Take the entries below and print all of them exactly, please.
__________
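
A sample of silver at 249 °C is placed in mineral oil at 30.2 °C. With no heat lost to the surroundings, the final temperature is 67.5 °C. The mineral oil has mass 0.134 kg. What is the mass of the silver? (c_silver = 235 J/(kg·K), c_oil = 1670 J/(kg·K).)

Heat gained plus heat lost sum to zero:
m·235·(67.5 − 249) + 0.134·1670·(67.5 − 30.2) = 0
-42652 m = -8347
m = -8347/-42652 ≈ 0.1957 kg

m ≈ 0.196 kg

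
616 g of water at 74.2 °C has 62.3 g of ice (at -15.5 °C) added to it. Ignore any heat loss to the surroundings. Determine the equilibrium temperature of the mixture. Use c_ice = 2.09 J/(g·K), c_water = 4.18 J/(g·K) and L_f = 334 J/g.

T_f ≈ 59.3 °C

Net heat exchanged in the isolated system is zero:
ice -15.5→0 °C: 62.3×2.09×15.5 = 2018.2; fusion: m_ice L_f = 62.3×334 = 20808; meltwater 0→T: 62.3×4.18×T = 260.41 T; water cools: 616×4.18×(T − 74.2) = 2574.9(T − 74.2)
2835.3 T = 191056 − 22826 = 168230
T ≈ 59.33 °C (positive, so assuming full melt was valid).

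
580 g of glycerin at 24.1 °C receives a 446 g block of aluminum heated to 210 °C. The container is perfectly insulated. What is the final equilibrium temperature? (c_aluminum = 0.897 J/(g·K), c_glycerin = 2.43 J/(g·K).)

Conservation of energy gives ΣQ = 0:
446·0.897·(T − 210) + 580·2.43·(T − 24.1) = 0
1809.5 T = 117980
T = 117980/1809.5 ≈ 65.20 °C

T_f ≈ 65.2 °C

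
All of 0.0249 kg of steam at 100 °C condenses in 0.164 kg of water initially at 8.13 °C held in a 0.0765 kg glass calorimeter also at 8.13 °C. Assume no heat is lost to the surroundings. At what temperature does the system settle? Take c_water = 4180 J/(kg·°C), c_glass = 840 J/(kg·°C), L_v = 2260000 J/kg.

Setting the total heat transfer to zero:
latent heat released on condensation: 0.0249·2260000 = 56274; condensate cools 100→T: 0.0249·4180·(T − 100) = 104.08(T − 100); original water: 685.52(T − 8.13); cup: 64.26(T − 8.13)
853.86 T = 56274 + 10408 + 6095.7 = 72778
T ≈ 85.23 °C, under the boiling point, so the assumption holds.

T_f ≈ 85.2 °C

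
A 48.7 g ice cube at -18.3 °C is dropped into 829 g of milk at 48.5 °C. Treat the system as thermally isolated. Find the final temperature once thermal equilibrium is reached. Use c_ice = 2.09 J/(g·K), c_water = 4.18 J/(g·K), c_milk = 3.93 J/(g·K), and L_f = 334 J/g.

Energy balance with sensible and latent terms:
warm ice to 0 °C: 48.7·2.09·(0 − (-18.3)) = 1862.6
  melt ice: 48.7·334 = 16266
  warm the meltwater: 203.57 T
  milk: 3258(T − 48.5)
3461.5 T = 158012 − 18128 = 139883
T ≈ 40.41 °C (positive, so assuming full melt was valid).

T_f ≈ 40.4 °C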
__________
Answer area -
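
A sample of silver at 249 °C is placed in mineral oil at 30.2 °C. With no heat lost to the surroundings, the final temperature is 67.5 °C. The mineral oil has mass 0.134 kg. What is the mass of the silver? (c_silver = 235 J/(kg·K), c_oil = 1670 J/(kg·K).)

Heat gained plus heat lost sum to zero:
m·235·(67.5 − 249) + 0.134·1670·(67.5 − 30.2) = 0
-42652 m = -8347
m = -8347/-42652 ≈ 0.1957 kg

m ≈ 0.196 kg

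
616 g of water at 74.2 °C has 62.3 g of ice (at -15.5 °C) added to it. Ignore any heat loss to the surroundings. Determine the equilibrium temperature of the mixture. Use c_ice = 2.09 J/(g·K), c_water = 4.18 J/(g·K) and L_f = 334 J/g.

T_f ≈ 59.3 °C

Net heat exchanged in the isolated system is zero:
ice -15.5→0 °C: 62.3×2.09×15.5 = 2018.2; fusion: m_ice L_f = 62.3×334 = 20808; meltwater 0→T: 62.3×4.18×T = 260.41 T; water cools: 616×4.18×(T − 74.2) = 2574.9(T − 74.2)
2835.3 T = 191056 − 22826 = 168230
T ≈ 59.33 °C (positive, so assuming full melt was valid).

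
580 g of glycerin at 24.1 °C receives a 446 g block of aluminum heated to 210 °C. The container is perfectly insulated. What is the final equilibrium temperature? (c_aluminum = 0.897 J/(g·K), c_glycerin = 2.43 J/(g·K).)

Conservation of energy gives ΣQ = 0:
446·0.897·(T − 210) + 580·2.43·(T − 24.1) = 0
1809.5 T = 117980
T = 117980/1809.5 ≈ 65.20 °C

T_f ≈ 65.2 °C

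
All of 0.0249 kg of steam at 100 °C condenses in 0.164 kg of water initially at 8.13 °C held in a 0.0765 kg glass calorimeter also at 8.13 °C. Assume no heat is lost to the surroundings. At what temperature does the system settle? Take c_water = 4180 J/(kg·°C), c_glass = 840 J/(kg·°C), L_v = 2260000 J/kg.

Setting the total heat transfer to zero:
latent heat released on condensation: 0.0249·2260000 = 56274; condensate cools 100→T: 0.0249·4180·(T − 100) = 104.08(T − 100); original water: 685.52(T − 8.13); cup: 64.26(T − 8.13)
853.86 T = 56274 + 10408 + 6095.7 = 72778
T ≈ 85.23 °C, under the boiling point, so the assumption holds.

T_f ≈ 85.2 °C

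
A 48.7 g ice cube at -18.3 °C is dropped into 829 g of milk at 48.5 °C. Treat the system as thermally isolated. Find the final temperature once thermal equilibrium is reached. Use c_ice = 2.09 J/(g·K), c_water = 4.18 J/(g·K), c_milk = 3.93 J/(g·K), and L_f = 334 J/g.

Energy balance with sensible and latent terms:
warm ice to 0 °C: 48.7·2.09·(0 − (-18.3)) = 1862.6
  melt ice: 48.7·334 = 16266
  warm the meltwater: 203.57 T
  milk: 3258(T − 48.5)
3461.5 T = 158012 − 18128 = 139883
T ≈ 40.41 °C (positive, so assuming full melt was valid).

T_f ≈ 40.4 °C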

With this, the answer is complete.